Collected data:
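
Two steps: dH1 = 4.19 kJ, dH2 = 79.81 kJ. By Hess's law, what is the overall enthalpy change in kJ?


Hess's law: enthalpy is a state function, so add the step enthalpies.
dH_total = dH1 + dH2 = 4.19 + (79.81)
dH_total = 84.0 kJ:

84.00 kJ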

## What you have to do
The answer should be an exact copy of the data.

## Exercise solution
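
Two steps: dH1 = 4.19 kJ, dH2 = 79.81 kJ. By Hess's law, what is the overall enthalpy change in kJ?


Hess's law: enthalpy is a state function, so add the step enthalpies.
dH_total = dH1 + dH2 = 4.19 + (79.81)
dH_total = 84.0 kJ:

84.00 kJ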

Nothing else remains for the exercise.